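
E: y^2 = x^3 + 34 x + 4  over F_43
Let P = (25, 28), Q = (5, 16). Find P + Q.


P != Q, so use the chord formula.
s = (y2 - y1) / (x2 - x1) = (31) / (23) mod 43 = 35
x3 = s^2 - x1 - x2 mod 43 = 35^2 - 25 - 5 = 34
y3 = s (x1 - x3) - y1 mod 43 = 35 * (25 - 34) - 28 = 1

P + Q = (34, 1)


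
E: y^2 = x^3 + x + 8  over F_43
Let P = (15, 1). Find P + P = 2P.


Doubling: s = (3 x1^2 + a) / (2 y1)
s = (3*15^2 + 1) / (2*1) mod 43 = 37
x3 = s^2 - 2 x1 mod 43 = 37^2 - 2*15 = 6
y3 = s (x1 - x3) - y1 mod 43 = 37 * (15 - 6) - 1 = 31

2P = (6, 31)


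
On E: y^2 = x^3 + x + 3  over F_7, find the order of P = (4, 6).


Compute successive multiples of P until we hit O:
  1P = (4, 6)
  2P = (6, 1)
  3P = (5, 0)
  4P = (6, 6)
  5P = (4, 1)
  6P = O

ord(P) = 6


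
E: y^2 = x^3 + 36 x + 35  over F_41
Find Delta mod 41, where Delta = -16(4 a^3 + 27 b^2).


4 a^3 + 27 b^2 = 4*36^3 + 27*35^2 = 186624 + 33075 = 219699
Delta = -16 * (219699) = -3515184
Delta mod 41 = 33

Delta = 33 (mod 41)


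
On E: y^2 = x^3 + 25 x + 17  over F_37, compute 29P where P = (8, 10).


k = 29 = 11101_2 (binary, LSB first: 10111)
Double-and-add from P = (8, 10):
  bit 0 = 1: acc = O + (8, 10) = (8, 10)
  bit 1 = 0: acc unchanged = (8, 10)
  bit 2 = 1: acc = (8, 10) + (14, 22) = (19, 5)
  bit 3 = 1: acc = (19, 5) + (18, 3) = (4, 25)
  bit 4 = 1: acc = (4, 25) + (34, 27) = (24, 23)

29P = (24, 23)


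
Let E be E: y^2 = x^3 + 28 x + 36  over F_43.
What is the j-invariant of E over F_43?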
• • •
Every line in the records has to be written out again exactly.

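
E: y^2 = x^3 + 34 x + 4  over F_43
Let P = (25, 28), Q = (5, 16). Find P + Q.


P != Q, so use the chord formula.
s = (y2 - y1) / (x2 - x1) = (31) / (23) mod 43 = 35
x3 = s^2 - x1 - x2 mod 43 = 35^2 - 25 - 5 = 34
y3 = s (x1 - x3) - y1 mod 43 = 35 * (25 - 34) - 28 = 1

P + Q = (34, 1)


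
E: y^2 = x^3 + x + 8  over F_43
Let P = (15, 1). Find P + P = 2P.


Doubling: s = (3 x1^2 + a) / (2 y1)
s = (3*15^2 + 1) / (2*1) mod 43 = 37
x3 = s^2 - 2 x1 mod 43 = 37^2 - 2*15 = 6
y3 = s (x1 - x3) - y1 mod 43 = 37 * (15 - 6) - 1 = 31

2P = (6, 31)


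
On E: y^2 = x^3 + x + 3  over F_7, find the order of P = (4, 6).


Compute successive multiples of P until we hit O:
  1P = (4, 6)
  2P = (6, 1)
  3P = (5, 0)
  4P = (6, 6)
  5P = (4, 1)
  6P = O

ord(P) = 6


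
E: y^2 = x^3 + 36 x + 35  over F_41
Find Delta mod 41, where Delta = -16(4 a^3 + 27 b^2).


4 a^3 + 27 b^2 = 4*36^3 + 27*35^2 = 186624 + 33075 = 219699
Delta = -16 * (219699) = -3515184
Delta mod 41 = 33

Delta = 33 (mod 41)


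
On E: y^2 = x^3 + 25 x + 17  over F_37, compute 29P where P = (8, 10).


k = 29 = 11101_2 (binary, LSB first: 10111)
Double-and-add from P = (8, 10):
  bit 0 = 1: acc = O + (8, 10) = (8, 10)
  bit 1 = 0: acc unchanged = (8, 10)
  bit 2 = 1: acc = (8, 10) + (14, 22) = (19, 5)
  bit 3 = 1: acc = (19, 5) + (18, 3) = (4, 25)
  bit 4 = 1: acc = (4, 25) + (34, 27) = (24, 23)

29P = (24, 23)


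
Let E be E: y^2 = x^3 + 28 x + 36  over F_43.
What is the j-invariant of E over F_43?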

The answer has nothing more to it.